The reply has to contain each record exactly as written.

[Stored data entries]
>>>

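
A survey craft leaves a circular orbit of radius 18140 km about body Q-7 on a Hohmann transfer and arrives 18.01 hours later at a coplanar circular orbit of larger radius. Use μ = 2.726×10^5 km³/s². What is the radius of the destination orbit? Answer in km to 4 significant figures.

r₂ = 79430 km

Transfer time t = 18.01 hours = 64836 s, and t = π√(a_t³/μ).
So a_t = (μ t²/π²)^(1/3) = (2.726×10^5 × (64836)² / π²)^(1/3) = 48785 km.
Since a_t = (r₁ + r₂)/2, r₂ = 2a_t − r₁ = 2×48785 − 18140 = 79430 km.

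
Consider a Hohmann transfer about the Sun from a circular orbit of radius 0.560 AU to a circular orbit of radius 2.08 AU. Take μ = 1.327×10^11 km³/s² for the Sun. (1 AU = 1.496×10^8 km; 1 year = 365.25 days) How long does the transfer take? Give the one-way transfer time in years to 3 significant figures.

In km: r₁ = 0.560 × 1.496×10^8 = 8.3776×10^7 km; r₂ = 2.08 × 1.496×10^8 = 3.11168×10^8 km.
Semi-major axis of the transfer orbit: a_t = (8.3776×10^7 + 3.11168×10^8)/2 = 1.97472×10^8 km.
Half the transfer-orbit period gives t = π√(a_t³/μ) = 2.393×10^7 s.
Converting: 2.393×10^7 s ÷ 3.15576×10^7 s/year (365.25 × 86400) = 0.758 years.

t = 0.758 years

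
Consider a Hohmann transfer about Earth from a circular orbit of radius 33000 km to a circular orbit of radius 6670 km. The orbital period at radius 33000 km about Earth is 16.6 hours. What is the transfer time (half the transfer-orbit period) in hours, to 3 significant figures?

t = 3.87 hours

From Kepler's third law T² = 4π²r³/μ at r = 33000 km, T = 16.6 hours = 16.6 × 3600 s = 59760 s: μ = 4π²r³/T² = 3.97265×10^5 km³/s².
Transfer-ellipse semi-major axis a_t = (r₁ + r₂)/2 = (33000 + 6670)/2 = 19835 km.
Half the transfer-orbit period gives t = π√(a_t³/μ) = 13920 s.
Converting: 13920 s ÷ 3600 s/hour = 3.87 hours.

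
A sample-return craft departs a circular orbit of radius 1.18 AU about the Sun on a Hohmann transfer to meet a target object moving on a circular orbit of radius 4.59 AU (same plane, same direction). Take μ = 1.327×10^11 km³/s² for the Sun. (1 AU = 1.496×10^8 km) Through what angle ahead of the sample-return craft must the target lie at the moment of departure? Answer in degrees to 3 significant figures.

φ = 90.3°

In km: r₁ = 1.18 × 1.496×10^8 = 1.76528×10^8 km; r₂ = 4.59 × 1.496×10^8 = 6.86664×10^8 km.
Semi-major axis of the transfer orbit: a_t = (1.76528×10^8 + 6.86664×10^8)/2 = 4.31596×10^8 km.
The half-period of the transfer ellipse is t = π√(a_t³/μ) = 7.7327×10^7 s.
Target angular speed ω₂ = √(μ/r₂³) = 2.0245×10^-8 rad/s.
Angle swept by the target during transfer: ω₂·t = 1.5655 rad = 89.70°.
The sample-return craft traverses 180° on the transfer ellipse, so the target must lead by 180° − 89.70° = 90.3°.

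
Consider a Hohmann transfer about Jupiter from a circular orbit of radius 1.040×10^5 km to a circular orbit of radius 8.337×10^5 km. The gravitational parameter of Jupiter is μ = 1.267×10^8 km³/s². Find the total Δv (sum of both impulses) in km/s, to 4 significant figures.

Transfer-ellipse semi-major axis a_t = (r₁ + r₂)/2 = (1.040×10^5 + 8.337×10^5)/2 = 4.6885×10^5 km.
At r₁ the circular-orbit speed is v₁ = √(μ/r₁) = 34.90 km/s.
Transfer-orbit speed at r₁ (vis-viva equation): v_p = √[μ(2/r₁ − 1/a_t)] = 46.54 km/s.
First burn Δv₁ = |v_p − v₁| = 11.64 km/s.
At r₂, v₂ = √(μ/r₂) = 12.328 km/s.
Transfer-orbit speed at r₂: v_a = √[μ(2/r₂ − 1/a_t)] = 5.8061 km/s.
Second burn Δv₂ = |v₂ − v_a| = 6.522 km/s.
Total Δv = Δv₁ + Δv₂ = 18.16 km/s.

Δv = 18.16 km/s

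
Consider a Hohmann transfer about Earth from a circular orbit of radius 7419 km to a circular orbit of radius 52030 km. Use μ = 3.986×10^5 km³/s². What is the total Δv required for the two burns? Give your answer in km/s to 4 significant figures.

Transfer-ellipse semi-major axis a_t = (r₁ + r₂)/2 = (7419 + 52030)/2 = 29724.5 km.
At r₁ the circular-orbit speed is v₁ = √(μ/r₁) = 7.330 km/s.
On the transfer ellipse at r₁, vis-viva equation gives v_p = √[μ(2/r₁ − 1/a_t)] = 9.698 km/s.
First burn Δv₁ = |v_p − v₁| = 2.368 km/s.
At r₂, v₂ = √(μ/r₂) = 2.768 km/s.
Transfer-orbit speed at r₂: v_a = √[μ(2/r₂ − 1/a_t)] = 1.383 km/s.
Second burn Δv₂ = |v₂ − v_a| = 1.385 km/s.
Total Δv = Δv₁ + Δv₂ = 3.753 km/s.

Δv = 3.753 km/s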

<<<

### Completed task
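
A survey craft leaves a circular orbit of radius 18140 km about body Q-7 on a Hohmann transfer and arrives 18.01 hours later at a coplanar circular orbit of larger radius. Use μ = 2.726×10^5 km³/s². What is the radius of the destination orbit? Answer in km to 4 significant figures.

r₂ = 79430 km

Transfer time t = 18.01 hours = 64836 s, and t = π√(a_t³/μ).
So a_t = (μ t²/π²)^(1/3) = (2.726×10^5 × (64836)² / π²)^(1/3) = 48785 km.
Since a_t = (r₁ + r₂)/2, r₂ = 2a_t − r₁ = 2×48785 − 18140 = 79430 km.

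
Consider a Hohmann transfer about the Sun from a circular orbit of radius 0.560 AU to a circular orbit of radius 2.08 AU. Take μ = 1.327×10^11 km³/s² for the Sun. (1 AU = 1.496×10^8 km; 1 year = 365.25 days) How long does the transfer take? Give the one-way transfer time in years to 3 significant figures.

In km: r₁ = 0.560 × 1.496×10^8 = 8.3776×10^7 km; r₂ = 2.08 × 1.496×10^8 = 3.11168×10^8 km.
Semi-major axis of the transfer orbit: a_t = (8.3776×10^7 + 3.11168×10^8)/2 = 1.97472×10^8 km.
Half the transfer-orbit period gives t = π√(a_t³/μ) = 2.393×10^7 s.
Converting: 2.393×10^7 s ÷ 3.15576×10^7 s/year (365.25 × 86400) = 0.758 years.

t = 0.758 years

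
Consider a Hohmann transfer about Earth from a circular orbit of radius 33000 km to a circular orbit of radius 6670 km. The orbital period at radius 33000 km about Earth is 16.6 hours. What is the transfer time (half the transfer-orbit period) in hours, to 3 significant figures?

t = 3.87 hours

From Kepler's third law T² = 4π²r³/μ at r = 33000 km, T = 16.6 hours = 16.6 × 3600 s = 59760 s: μ = 4π²r³/T² = 3.97265×10^5 km³/s².
Transfer-ellipse semi-major axis a_t = (r₁ + r₂)/2 = (33000 + 6670)/2 = 19835 km.
Half the transfer-orbit period gives t = π√(a_t³/μ) = 13920 s.
Converting: 13920 s ÷ 3600 s/hour = 3.87 hours.

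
A sample-return craft departs a circular orbit of radius 1.18 AU about the Sun on a Hohmann transfer to meet a target object moving on a circular orbit of radius 4.59 AU (same plane, same direction). Take μ = 1.327×10^11 km³/s² for the Sun. (1 AU = 1.496×10^8 km) Through what angle ahead of the sample-return craft must the target lie at the moment of departure? Answer in degrees to 3 significant figures.

φ = 90.3°

In km: r₁ = 1.18 × 1.496×10^8 = 1.76528×10^8 km; r₂ = 4.59 × 1.496×10^8 = 6.86664×10^8 km.
Semi-major axis of the transfer orbit: a_t = (1.76528×10^8 + 6.86664×10^8)/2 = 4.31596×10^8 km.
The half-period of the transfer ellipse is t = π√(a_t³/μ) = 7.7327×10^7 s.
Target angular speed ω₂ = √(μ/r₂³) = 2.0245×10^-8 rad/s.
Angle swept by the target during transfer: ω₂·t = 1.5655 rad = 89.70°.
The sample-return craft traverses 180° on the transfer ellipse, so the target must lead by 180° − 89.70° = 90.3°.

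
Consider a Hohmann transfer about Jupiter from a circular orbit of radius 1.040×10^5 km to a circular orbit of radius 8.337×10^5 km. The gravitational parameter of Jupiter is μ = 1.267×10^8 km³/s². Find the total Δv (sum of both impulses) in km/s, to 4 significant figures.

Transfer-ellipse semi-major axis a_t = (r₁ + r₂)/2 = (1.040×10^5 + 8.337×10^5)/2 = 4.6885×10^5 km.
At r₁ the circular-orbit speed is v₁ = √(μ/r₁) = 34.90 km/s.
Transfer-orbit speed at r₁ (vis-viva equation): v_p = √[μ(2/r₁ − 1/a_t)] = 46.54 km/s.
First burn Δv₁ = |v_p − v₁| = 11.64 km/s.
At r₂, v₂ = √(μ/r₂) = 12.328 km/s.
Transfer-orbit speed at r₂: v_a = √[μ(2/r₂ − 1/a_t)] = 5.8061 km/s.
Second burn Δv₂ = |v₂ − v_a| = 6.522 km/s.
Total Δv = Δv₁ + Δv₂ = 18.16 km/s.

Δv = 18.16 km/s

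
Consider a Hohmann transfer about Earth from a circular orbit of radius 7419 km to a circular orbit of radius 52030 km. Use μ = 3.986×10^5 km³/s². What is the total Δv required for the two burns? Give your answer in km/s to 4 significant figures.

Transfer-ellipse semi-major axis a_t = (r₁ + r₂)/2 = (7419 + 52030)/2 = 29724.5 km.
At r₁ the circular-orbit speed is v₁ = √(μ/r₁) = 7.330 km/s.
On the transfer ellipse at r₁, vis-viva equation gives v_p = √[μ(2/r₁ − 1/a_t)] = 9.698 km/s.
First burn Δv₁ = |v_p − v₁| = 2.368 km/s.
At r₂, v₂ = √(μ/r₂) = 2.768 km/s.
Transfer-orbit speed at r₂: v_a = √[μ(2/r₂ − 1/a_t)] = 1.383 km/s.
Second burn Δv₂ = |v₂ − v_a| = 1.385 km/s.
Total Δv = Δv₁ + Δv₂ = 3.753 km/s.

Δv = 3.753 km/s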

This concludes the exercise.